Work to complete ▸
Once you find the line with "Events F, C, E, D, B, and" in the data that follows, repeat it and every line after it exactly, through the line with "8. F occurred before C.".
### Data shown
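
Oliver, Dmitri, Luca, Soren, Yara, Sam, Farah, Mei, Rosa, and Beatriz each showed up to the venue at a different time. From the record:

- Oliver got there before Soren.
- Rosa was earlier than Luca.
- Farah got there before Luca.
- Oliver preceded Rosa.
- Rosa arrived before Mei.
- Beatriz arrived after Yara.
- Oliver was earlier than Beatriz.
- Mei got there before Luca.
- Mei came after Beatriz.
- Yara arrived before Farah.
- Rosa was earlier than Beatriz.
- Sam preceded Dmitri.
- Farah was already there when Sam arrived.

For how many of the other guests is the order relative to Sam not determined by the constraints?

6

Forced before Sam: Farah and Yara; forced after Sam: Dmitri.
That leaves Beatriz, Luca, Mei, Oliver, Rosa, and Soren with no forced order relative to Sam — 6.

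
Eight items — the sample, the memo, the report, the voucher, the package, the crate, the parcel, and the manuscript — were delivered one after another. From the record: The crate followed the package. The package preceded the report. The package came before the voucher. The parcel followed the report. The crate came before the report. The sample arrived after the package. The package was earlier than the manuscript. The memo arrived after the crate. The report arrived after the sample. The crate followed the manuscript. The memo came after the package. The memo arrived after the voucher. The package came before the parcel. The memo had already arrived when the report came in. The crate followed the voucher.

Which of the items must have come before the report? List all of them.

the crate, the manuscript, the memo, the package, the sample, the voucher

Directly stated before the report: the crate, the memo, the package, and the sample.
The manuscript reaches the report via the manuscript → the crate → the report.
The voucher reaches the report via the voucher → the crate → the report.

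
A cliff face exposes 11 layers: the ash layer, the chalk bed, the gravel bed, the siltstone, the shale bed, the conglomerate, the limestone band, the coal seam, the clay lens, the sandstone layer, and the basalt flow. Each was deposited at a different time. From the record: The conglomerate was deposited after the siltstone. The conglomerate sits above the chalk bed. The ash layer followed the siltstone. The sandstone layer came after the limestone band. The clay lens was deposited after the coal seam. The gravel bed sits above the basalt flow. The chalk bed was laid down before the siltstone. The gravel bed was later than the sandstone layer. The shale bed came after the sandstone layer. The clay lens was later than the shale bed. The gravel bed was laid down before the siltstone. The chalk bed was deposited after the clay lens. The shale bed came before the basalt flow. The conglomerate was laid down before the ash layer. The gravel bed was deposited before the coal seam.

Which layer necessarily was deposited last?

the ash layer

Every other layer has a chain of constraints placing it before the ash layer, so the ash layer is last.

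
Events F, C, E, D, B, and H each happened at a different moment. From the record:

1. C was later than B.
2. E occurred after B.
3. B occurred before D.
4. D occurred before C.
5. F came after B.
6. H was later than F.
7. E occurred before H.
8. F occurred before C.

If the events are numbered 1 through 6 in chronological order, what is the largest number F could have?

F must come before C and H — 2 events forced after it.
Everything else can be placed before F in some valid order, so F can sit as late as position 6 − 2 = 4.

4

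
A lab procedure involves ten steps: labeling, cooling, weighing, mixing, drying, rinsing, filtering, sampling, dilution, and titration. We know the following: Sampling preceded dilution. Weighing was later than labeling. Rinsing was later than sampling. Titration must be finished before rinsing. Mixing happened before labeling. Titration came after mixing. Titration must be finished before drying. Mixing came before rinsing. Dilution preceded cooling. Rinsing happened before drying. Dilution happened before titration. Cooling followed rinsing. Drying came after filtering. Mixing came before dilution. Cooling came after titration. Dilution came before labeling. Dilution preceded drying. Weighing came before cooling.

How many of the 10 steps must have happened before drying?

6

Directly stated before drying: dilution, filtering, rinsing, and titration.
Mixing reaches drying via mixing → dilution → drying.
Sampling reaches drying via sampling → dilution → drying.
That's dilution, filtering, mixing, rinsing, sampling, and titration — 6 in all.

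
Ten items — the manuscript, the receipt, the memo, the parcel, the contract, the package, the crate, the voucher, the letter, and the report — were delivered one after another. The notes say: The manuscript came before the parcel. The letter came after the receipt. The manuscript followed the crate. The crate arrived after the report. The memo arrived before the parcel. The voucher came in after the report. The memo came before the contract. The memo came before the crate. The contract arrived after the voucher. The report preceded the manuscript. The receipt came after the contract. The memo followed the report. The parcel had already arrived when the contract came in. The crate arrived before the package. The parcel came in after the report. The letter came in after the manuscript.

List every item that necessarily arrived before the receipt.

the contract, the crate, the manuscript, the memo, the parcel, the report, the voucher

Directly stated before the receipt: the contract.
The crate reaches the receipt via the crate → the manuscript → the parcel → the contract → the receipt.
The manuscript reaches the receipt via the manuscript → the parcel → the contract → the receipt.
The memo reaches the receipt via the memo → the contract → the receipt.
Likewise the parcel, the report, and the voucher each reach the receipt by chaining the stated constraints.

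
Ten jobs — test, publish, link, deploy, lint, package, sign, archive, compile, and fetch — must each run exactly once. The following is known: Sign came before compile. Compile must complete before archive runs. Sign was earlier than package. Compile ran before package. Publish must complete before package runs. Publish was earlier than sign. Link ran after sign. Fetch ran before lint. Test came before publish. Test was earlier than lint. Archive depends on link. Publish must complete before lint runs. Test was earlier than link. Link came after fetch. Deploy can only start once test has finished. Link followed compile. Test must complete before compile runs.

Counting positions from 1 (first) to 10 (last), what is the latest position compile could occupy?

7

Compile must come before archive, link, and package — 3 stages forced after it.
Everything else can be placed before compile in some valid order, so compile can sit as late as position 10 − 3 = 7.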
######
Completed exercise ▸
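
Events F, C, E, D, B, and H each happened at a different moment. From the record:

1. C was later than B.
2. E occurred after B.
3. B occurred before D.
4. D occurred before C.
5. F came after B.
6. H was later than F.
7. E occurred before H.
8. F occurred before C.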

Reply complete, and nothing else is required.